> Problem statement: Go through the records and give the number of lines that include "hydroxide", with nothing else.

[Stored data entries]
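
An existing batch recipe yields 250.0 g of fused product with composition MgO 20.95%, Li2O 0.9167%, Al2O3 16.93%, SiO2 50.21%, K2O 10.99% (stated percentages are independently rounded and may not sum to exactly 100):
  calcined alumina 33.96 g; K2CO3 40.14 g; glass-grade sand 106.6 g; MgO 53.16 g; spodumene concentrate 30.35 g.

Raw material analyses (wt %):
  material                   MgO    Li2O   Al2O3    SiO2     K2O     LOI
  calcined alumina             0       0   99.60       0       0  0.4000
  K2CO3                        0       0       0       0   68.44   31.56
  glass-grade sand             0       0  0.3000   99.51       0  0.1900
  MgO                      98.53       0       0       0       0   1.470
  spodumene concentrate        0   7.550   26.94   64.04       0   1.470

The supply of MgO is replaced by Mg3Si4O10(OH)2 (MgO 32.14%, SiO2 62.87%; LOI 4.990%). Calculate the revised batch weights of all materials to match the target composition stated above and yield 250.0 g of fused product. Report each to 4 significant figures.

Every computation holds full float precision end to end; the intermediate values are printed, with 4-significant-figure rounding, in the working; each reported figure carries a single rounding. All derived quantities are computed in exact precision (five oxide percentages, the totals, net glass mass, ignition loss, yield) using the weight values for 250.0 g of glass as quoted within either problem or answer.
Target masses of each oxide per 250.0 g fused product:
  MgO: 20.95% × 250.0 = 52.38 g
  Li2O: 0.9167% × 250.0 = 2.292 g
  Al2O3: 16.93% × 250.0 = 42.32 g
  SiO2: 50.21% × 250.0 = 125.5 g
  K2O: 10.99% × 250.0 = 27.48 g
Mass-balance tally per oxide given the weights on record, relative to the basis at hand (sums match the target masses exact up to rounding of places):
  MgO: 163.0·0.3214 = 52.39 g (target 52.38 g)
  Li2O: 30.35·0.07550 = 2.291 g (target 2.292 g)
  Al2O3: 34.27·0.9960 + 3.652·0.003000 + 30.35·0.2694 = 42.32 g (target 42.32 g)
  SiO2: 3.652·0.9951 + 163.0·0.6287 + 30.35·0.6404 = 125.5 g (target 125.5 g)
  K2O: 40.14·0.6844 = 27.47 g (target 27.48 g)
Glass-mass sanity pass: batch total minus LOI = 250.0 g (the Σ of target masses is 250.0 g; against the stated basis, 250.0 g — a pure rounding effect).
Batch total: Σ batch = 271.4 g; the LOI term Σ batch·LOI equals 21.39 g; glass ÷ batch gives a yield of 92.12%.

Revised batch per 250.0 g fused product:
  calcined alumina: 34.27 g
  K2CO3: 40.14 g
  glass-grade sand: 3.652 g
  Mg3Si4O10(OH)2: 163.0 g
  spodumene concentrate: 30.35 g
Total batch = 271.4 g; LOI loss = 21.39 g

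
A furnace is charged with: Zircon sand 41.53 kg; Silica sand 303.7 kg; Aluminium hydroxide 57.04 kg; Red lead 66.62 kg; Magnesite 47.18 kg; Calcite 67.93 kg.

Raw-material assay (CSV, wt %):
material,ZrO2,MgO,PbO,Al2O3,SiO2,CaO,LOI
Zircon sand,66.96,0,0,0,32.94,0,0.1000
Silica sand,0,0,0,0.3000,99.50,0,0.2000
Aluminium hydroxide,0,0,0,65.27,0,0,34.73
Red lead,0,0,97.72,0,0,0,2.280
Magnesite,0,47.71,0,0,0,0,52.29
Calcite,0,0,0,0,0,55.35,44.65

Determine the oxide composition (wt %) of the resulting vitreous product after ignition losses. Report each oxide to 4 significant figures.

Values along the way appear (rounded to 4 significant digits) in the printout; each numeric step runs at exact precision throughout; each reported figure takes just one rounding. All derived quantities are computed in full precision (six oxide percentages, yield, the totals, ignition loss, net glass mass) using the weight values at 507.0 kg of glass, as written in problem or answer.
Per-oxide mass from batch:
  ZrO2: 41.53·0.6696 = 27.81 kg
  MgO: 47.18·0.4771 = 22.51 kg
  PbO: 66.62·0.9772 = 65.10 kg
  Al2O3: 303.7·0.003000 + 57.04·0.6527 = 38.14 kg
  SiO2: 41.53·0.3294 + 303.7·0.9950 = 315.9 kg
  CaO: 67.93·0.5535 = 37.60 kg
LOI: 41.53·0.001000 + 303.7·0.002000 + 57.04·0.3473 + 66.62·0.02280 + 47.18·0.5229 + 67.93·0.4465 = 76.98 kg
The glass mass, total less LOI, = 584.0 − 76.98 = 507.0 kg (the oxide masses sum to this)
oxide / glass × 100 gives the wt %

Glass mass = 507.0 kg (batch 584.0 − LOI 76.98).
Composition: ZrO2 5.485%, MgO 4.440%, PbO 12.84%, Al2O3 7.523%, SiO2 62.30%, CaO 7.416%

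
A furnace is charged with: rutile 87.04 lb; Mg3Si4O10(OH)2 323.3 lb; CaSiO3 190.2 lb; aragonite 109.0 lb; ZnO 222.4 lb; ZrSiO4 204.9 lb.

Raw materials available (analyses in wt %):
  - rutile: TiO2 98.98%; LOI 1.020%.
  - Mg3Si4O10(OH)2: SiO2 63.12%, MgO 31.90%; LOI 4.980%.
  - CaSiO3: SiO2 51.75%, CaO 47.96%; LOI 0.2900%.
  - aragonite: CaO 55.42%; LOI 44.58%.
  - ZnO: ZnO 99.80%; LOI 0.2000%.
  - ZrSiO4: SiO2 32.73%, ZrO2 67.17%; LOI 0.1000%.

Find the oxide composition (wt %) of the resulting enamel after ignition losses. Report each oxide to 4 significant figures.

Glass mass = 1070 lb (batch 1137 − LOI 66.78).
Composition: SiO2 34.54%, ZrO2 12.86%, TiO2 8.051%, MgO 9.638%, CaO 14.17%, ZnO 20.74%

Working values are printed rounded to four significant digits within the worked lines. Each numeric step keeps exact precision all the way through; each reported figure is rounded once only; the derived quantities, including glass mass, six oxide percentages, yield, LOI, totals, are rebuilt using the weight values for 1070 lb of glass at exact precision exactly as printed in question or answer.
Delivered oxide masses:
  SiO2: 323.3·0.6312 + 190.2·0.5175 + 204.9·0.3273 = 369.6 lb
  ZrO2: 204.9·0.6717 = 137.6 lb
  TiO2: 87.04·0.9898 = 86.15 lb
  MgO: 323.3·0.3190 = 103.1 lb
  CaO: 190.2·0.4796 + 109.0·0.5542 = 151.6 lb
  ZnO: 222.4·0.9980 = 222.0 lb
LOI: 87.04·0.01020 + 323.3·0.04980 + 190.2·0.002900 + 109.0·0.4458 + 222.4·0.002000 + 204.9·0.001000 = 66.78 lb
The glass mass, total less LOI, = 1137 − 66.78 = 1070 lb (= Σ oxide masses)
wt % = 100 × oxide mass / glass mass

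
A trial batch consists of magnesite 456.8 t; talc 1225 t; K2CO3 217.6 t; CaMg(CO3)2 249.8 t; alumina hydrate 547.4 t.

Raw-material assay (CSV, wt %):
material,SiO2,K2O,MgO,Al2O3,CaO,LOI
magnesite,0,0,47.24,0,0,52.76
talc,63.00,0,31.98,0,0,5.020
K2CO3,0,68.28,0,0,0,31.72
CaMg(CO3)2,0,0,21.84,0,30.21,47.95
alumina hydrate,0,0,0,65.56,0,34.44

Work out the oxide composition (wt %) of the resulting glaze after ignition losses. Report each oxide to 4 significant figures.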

> Completed task: 2